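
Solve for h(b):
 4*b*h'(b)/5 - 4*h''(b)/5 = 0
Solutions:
 h(b) = C1 + C2*erfi(sqrt(2)*b/2)


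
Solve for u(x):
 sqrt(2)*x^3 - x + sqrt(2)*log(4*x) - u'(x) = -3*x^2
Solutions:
 u(x) = C1 + sqrt(2)*x^4/4 + x^3 - x^2/2 + sqrt(2)*x*log(x) - sqrt(2)*x + 2*sqrt(2)*x*log(2)


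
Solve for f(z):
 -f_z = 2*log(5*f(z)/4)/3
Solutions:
 -3*Integral(1/(-log(_y) - log(5) + 2*log(2)), (_y, f(z)))/2 = C1 - z


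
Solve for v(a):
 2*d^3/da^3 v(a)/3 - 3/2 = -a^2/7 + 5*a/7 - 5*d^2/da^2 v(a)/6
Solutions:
 v(a) = C1 + C2*a + C3*exp(-5*a/4) - a^4/70 + 33*a^3/175 + 783*a^2/1750


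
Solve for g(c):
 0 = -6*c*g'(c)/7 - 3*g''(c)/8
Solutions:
 g(c) = C1 + C2*erf(2*sqrt(14)*c/7)


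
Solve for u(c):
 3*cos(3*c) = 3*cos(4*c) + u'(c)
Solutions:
 u(c) = C1 + sin(3*c) - 3*sin(4*c)/4


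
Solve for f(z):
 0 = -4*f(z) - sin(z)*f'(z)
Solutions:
 f(z) = C1*(cos(z)^2 + 2*cos(z) + 1)/(cos(z)^2 - 2*cos(z) + 1)


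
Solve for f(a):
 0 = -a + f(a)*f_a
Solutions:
 f(a) = -sqrt(C1 + a^2)
 f(a) = sqrt(C1 + a^2)


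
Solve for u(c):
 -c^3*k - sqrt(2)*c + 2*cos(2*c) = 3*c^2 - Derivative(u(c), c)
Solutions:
 u(c) = C1 + c^4*k/4 + c^3 + sqrt(2)*c^2/2 - sin(2*c)


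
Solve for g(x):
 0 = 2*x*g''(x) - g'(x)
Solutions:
 g(x) = C1 + C2*x^(3/2)


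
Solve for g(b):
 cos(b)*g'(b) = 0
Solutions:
 g(b) = C1


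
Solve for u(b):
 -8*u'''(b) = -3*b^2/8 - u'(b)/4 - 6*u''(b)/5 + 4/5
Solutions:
 u(b) = C1 + C2*exp(b*(3 - sqrt(59))/40) + C3*exp(b*(3 + sqrt(59))/40) - b^3/2 + 36*b^2/5 - 4048*b/25


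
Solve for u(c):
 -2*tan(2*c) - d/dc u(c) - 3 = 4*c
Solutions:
 u(c) = C1 - 2*c^2 - 3*c + log(cos(2*c))


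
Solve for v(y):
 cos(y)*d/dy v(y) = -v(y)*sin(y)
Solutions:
 v(y) = C1*cos(y)


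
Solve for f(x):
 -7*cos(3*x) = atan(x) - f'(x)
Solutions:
 f(x) = C1 + x*atan(x) - log(x^2 + 1)/2 + 7*sin(3*x)/3


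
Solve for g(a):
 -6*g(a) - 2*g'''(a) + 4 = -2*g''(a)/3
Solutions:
 g(a) = C1*exp(a*(2*2^(1/3)/(27*sqrt(6549) + 2185)^(1/3) + 4 + 2^(2/3)*(27*sqrt(6549) + 2185)^(1/3))/36)*sin(2^(1/3)*sqrt(3)*a*(-2^(1/3)*(27*sqrt(6549) + 2185)^(1/3) + 2/(27*sqrt(6549) + 2185)^(1/3))/36) + C2*exp(a*(2*2^(1/3)/(27*sqrt(6549) + 2185)^(1/3) + 4 + 2^(2/3)*(27*sqrt(6549) + 2185)^(1/3))/36)*cos(2^(1/3)*sqrt(3)*a*(-2^(1/3)*(27*sqrt(6549) + 2185)^(1/3) + 2/(27*sqrt(6549) + 2185)^(1/3))/36) + C3*exp(a*(-2^(2/3)*(27*sqrt(6549) + 2185)^(1/3) - 2*2^(1/3)/(27*sqrt(6549) + 2185)^(1/3) + 2)/18) + 2/3


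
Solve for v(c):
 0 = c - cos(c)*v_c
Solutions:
 v(c) = C1 + Integral(c/cos(c), c)


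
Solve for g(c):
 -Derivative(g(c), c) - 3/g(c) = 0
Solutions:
 g(c) = -sqrt(C1 - 6*c)
 g(c) = sqrt(C1 - 6*c)


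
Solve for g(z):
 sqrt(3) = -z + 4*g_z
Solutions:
 g(z) = C1 + z^2/8 + sqrt(3)*z/4


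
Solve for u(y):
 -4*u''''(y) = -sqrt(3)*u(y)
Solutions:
 u(y) = C1*exp(-sqrt(2)*3^(1/8)*y/2) + C2*exp(sqrt(2)*3^(1/8)*y/2) + C3*sin(sqrt(2)*3^(1/8)*y/2) + C4*cos(sqrt(2)*3^(1/8)*y/2)


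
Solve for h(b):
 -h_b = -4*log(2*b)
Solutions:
 h(b) = C1 + 4*b*log(b) - 4*b + b*log(16)


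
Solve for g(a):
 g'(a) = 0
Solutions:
 g(a) = C1


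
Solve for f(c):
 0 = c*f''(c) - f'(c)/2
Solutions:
 f(c) = C1 + C2*c^(3/2)


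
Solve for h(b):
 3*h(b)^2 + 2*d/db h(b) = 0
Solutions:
 h(b) = 2/(C1 + 3*b)


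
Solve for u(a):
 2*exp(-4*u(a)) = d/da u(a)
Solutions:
 u(a) = log(-I*(C1 + 8*a)^(1/4))
 u(a) = log(I*(C1 + 8*a)^(1/4))
 u(a) = log(-(C1 + 8*a)^(1/4))
 u(a) = log(C1 + 8*a)/4


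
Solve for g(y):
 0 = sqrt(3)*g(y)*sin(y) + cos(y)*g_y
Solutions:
 g(y) = C1*cos(y)^(sqrt(3))


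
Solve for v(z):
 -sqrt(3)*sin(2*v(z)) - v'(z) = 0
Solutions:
 v(z) = pi - acos((-C1 - exp(4*sqrt(3)*z))/(C1 - exp(4*sqrt(3)*z)))/2
 v(z) = acos((-C1 - exp(4*sqrt(3)*z))/(C1 - exp(4*sqrt(3)*z)))/2


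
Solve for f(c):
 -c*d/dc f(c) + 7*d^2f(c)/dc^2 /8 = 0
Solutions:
 f(c) = C1 + C2*erfi(2*sqrt(7)*c/7)


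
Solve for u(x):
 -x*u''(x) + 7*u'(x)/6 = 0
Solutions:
 u(x) = C1 + C2*x^(13/6)


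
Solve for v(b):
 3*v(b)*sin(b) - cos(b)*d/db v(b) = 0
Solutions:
 v(b) = C1/cos(b)^3


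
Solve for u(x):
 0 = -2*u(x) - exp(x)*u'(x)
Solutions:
 u(x) = C1*exp(2*exp(-x))


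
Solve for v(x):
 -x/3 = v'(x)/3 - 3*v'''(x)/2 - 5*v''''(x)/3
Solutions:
 v(x) = C1 + C2*exp(-x*(9/(10*sqrt(46) + 73)^(1/3) + (10*sqrt(46) + 73)^(1/3) + 6)/20)*sin(sqrt(3)*x*(-(10*sqrt(46) + 73)^(1/3) + 9/(10*sqrt(46) + 73)^(1/3))/20) + C3*exp(-x*(9/(10*sqrt(46) + 73)^(1/3) + (10*sqrt(46) + 73)^(1/3) + 6)/20)*cos(sqrt(3)*x*(-(10*sqrt(46) + 73)^(1/3) + 9/(10*sqrt(46) + 73)^(1/3))/20) + C4*exp(x*(-3 + 9/(10*sqrt(46) + 73)^(1/3) + (10*sqrt(46) + 73)^(1/3))/10) - x^2/2


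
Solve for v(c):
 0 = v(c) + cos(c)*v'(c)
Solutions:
 v(c) = C1*sqrt(sin(c) - 1)/sqrt(sin(c) + 1)


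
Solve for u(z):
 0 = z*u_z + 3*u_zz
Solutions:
 u(z) = C1 + C2*erf(sqrt(6)*z/6)


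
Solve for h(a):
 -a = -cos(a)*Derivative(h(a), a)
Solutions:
 h(a) = C1 + Integral(a/cos(a), a)


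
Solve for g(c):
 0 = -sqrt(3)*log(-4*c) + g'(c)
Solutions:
 g(c) = C1 + sqrt(3)*c*log(-c) + sqrt(3)*c*(-1 + 2*log(2))


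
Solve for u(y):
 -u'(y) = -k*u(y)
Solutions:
 u(y) = C1*exp(k*y)


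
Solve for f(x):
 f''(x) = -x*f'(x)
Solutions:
 f(x) = C1 + C2*erf(sqrt(2)*x/2)


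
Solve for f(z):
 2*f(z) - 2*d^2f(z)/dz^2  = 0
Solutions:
 f(z) = C1*exp(-z) + C2*exp(z)


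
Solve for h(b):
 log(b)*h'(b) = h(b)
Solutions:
 h(b) = C1*exp(li(b))


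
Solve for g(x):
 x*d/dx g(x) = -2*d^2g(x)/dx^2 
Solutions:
 g(x) = C1 + C2*erf(x/2)


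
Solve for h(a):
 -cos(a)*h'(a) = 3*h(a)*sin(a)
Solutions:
 h(a) = C1*cos(a)^3


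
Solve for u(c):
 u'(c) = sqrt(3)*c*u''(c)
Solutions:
 u(c) = C1 + C2*c^(sqrt(3)/3 + 1)


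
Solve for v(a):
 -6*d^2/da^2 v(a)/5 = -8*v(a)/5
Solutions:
 v(a) = C1*exp(-2*sqrt(3)*a/3) + C2*exp(2*sqrt(3)*a/3)


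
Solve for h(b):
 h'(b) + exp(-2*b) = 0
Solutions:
 h(b) = C1 + exp(-2*b)/2


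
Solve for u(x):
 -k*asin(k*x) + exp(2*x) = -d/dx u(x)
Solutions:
 u(x) = C1 + k*Piecewise((x*asin(k*x) + sqrt(-k^2*x^2 + 1)/k, Ne(k, 0)), (0, True)) - exp(2*x)/2


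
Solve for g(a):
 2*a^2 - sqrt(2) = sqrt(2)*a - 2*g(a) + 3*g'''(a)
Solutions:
 g(a) = C3*exp(2^(1/3)*3^(2/3)*a/3) - a^2 + sqrt(2)*a/2 + (C1*sin(2^(1/3)*3^(1/6)*a/2) + C2*cos(2^(1/3)*3^(1/6)*a/2))*exp(-2^(1/3)*3^(2/3)*a/6) + sqrt(2)/2


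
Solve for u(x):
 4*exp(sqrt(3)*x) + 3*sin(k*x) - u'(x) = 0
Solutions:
 u(x) = C1 + 4*sqrt(3)*exp(sqrt(3)*x)/3 - 3*cos(k*x)/k


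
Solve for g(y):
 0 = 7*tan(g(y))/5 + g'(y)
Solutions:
 g(y) = pi - asin(C1*exp(-7*y/5))
 g(y) = asin(C1*exp(-7*y/5))


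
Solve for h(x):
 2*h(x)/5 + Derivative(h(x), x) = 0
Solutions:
 h(x) = C1*exp(-2*x/5)


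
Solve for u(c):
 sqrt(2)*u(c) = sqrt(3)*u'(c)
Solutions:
 u(c) = C1*exp(sqrt(6)*c/3)


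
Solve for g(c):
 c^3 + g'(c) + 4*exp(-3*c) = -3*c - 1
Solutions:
 g(c) = C1 - c^4/4 - 3*c^2/2 - c + 4*exp(-3*c)/3


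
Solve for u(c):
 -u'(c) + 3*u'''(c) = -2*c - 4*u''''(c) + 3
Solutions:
 u(c) = C1 + C2*exp(-c*((4*sqrt(3) + 7)^(-1/3) + 2 + (4*sqrt(3) + 7)^(1/3))/8)*sin(sqrt(3)*c*(-(4*sqrt(3) + 7)^(1/3) + (4*sqrt(3) + 7)^(-1/3))/8) + C3*exp(-c*((4*sqrt(3) + 7)^(-1/3) + 2 + (4*sqrt(3) + 7)^(1/3))/8)*cos(sqrt(3)*c*(-(4*sqrt(3) + 7)^(1/3) + (4*sqrt(3) + 7)^(-1/3))/8) + C4*exp(c*(-1 + (4*sqrt(3) + 7)^(-1/3) + (4*sqrt(3) + 7)^(1/3))/4) + c^2 - 3*c


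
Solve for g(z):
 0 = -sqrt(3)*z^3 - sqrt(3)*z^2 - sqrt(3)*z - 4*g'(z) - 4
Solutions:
 g(z) = C1 - sqrt(3)*z^4/16 - sqrt(3)*z^3/12 - sqrt(3)*z^2/8 - z


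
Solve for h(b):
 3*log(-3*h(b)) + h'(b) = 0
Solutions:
 Integral(1/(log(-_y) + log(3)), (_y, h(b)))/3 = C1 - b


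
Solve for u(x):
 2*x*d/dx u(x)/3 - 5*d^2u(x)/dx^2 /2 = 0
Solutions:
 u(x) = C1 + C2*erfi(sqrt(30)*x/15)


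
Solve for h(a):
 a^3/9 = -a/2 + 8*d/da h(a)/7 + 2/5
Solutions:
 h(a) = C1 + 7*a^4/288 + 7*a^2/32 - 7*a/20


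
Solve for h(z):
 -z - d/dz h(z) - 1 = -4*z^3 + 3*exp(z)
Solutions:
 h(z) = C1 + z^4 - z^2/2 - z - 3*exp(z)


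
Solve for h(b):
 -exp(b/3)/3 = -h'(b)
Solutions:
 h(b) = C1 + exp(b/3)


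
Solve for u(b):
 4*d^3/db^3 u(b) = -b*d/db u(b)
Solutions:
 u(b) = C1 + Integral(C2*airyai(-2^(1/3)*b/2) + C3*airybi(-2^(1/3)*b/2), b)


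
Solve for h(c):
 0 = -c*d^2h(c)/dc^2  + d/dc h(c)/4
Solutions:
 h(c) = C1 + C2*c^(5/4)


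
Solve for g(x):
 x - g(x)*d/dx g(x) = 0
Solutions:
 g(x) = -sqrt(C1 + x^2)
 g(x) = sqrt(C1 + x^2)


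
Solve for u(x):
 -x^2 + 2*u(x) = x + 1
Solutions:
 u(x) = x^2/2 + x/2 + 1/2


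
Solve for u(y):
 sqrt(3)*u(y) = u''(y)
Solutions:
 u(y) = C1*exp(-3^(1/4)*y) + C2*exp(3^(1/4)*y)


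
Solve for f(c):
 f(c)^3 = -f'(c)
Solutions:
 f(c) = -sqrt(2)*sqrt(-1/(C1 - c))/2
 f(c) = sqrt(2)*sqrt(-1/(C1 - c))/2


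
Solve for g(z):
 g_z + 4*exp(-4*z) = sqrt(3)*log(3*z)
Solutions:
 g(z) = C1 + sqrt(3)*z*log(z) + sqrt(3)*z*(-1 + log(3)) + exp(-4*z)


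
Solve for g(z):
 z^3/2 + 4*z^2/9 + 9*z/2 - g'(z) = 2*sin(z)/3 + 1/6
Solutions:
 g(z) = C1 + z^4/8 + 4*z^3/27 + 9*z^2/4 - z/6 + 2*cos(z)/3


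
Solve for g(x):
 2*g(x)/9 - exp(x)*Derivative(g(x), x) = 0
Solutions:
 g(x) = C1*exp(-2*exp(-x)/9)


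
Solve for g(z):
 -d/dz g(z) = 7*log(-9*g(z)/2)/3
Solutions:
 3*Integral(1/(log(-_y) - log(2) + 2*log(3)), (_y, g(z)))/7 = C1 - z


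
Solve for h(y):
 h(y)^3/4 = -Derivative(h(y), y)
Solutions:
 h(y) = -sqrt(2)*sqrt(-1/(C1 - y))
 h(y) = sqrt(2)*sqrt(-1/(C1 - y))


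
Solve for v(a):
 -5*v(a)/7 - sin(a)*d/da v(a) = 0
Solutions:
 v(a) = C1*(cos(a) + 1)^(5/14)/(cos(a) - 1)^(5/14)


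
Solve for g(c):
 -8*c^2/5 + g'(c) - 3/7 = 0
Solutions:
 g(c) = C1 + 8*c^3/15 + 3*c/7


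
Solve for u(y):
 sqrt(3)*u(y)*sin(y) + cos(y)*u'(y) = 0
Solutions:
 u(y) = C1*cos(y)^(sqrt(3))


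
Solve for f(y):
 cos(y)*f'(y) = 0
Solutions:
 f(y) = C1


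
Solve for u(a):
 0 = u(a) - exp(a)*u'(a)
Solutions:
 u(a) = C1*exp(-exp(-a))


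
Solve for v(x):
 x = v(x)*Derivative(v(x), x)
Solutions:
 v(x) = -sqrt(C1 + x^2)
 v(x) = sqrt(C1 + x^2)


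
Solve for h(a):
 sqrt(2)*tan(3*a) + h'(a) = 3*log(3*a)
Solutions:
 h(a) = C1 + 3*a*log(a) - 3*a + 3*a*log(3) + sqrt(2)*log(cos(3*a))/3


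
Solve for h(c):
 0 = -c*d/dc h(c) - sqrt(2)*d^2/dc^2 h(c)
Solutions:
 h(c) = C1 + C2*erf(2^(1/4)*c/2)


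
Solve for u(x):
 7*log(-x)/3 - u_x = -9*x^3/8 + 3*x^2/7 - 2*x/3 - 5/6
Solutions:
 u(x) = C1 + 9*x^4/32 - x^3/7 + x^2/3 + 7*x*log(-x)/3 - 3*x/2


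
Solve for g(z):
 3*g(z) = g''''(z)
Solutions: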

[What you need to do] Going through the entries, return every line holding the word "Derivative".

[Output for this exercise]
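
 -c^3*k - sqrt(2)*c + 2*cos(2*c) = 3*c^2 - Derivative(u(c), c)
 -Derivative(g(c), c) - 3/g(c) = 0
 -a = -cos(a)*Derivative(h(a), a)
 2*h(x)/5 + Derivative(h(x), x) = 0
 2*g(x)/9 - exp(x)*Derivative(g(x), x) = 0
 h(y)^3/4 = -Derivative(h(y), y)
 x = v(x)*Derivative(v(x), x)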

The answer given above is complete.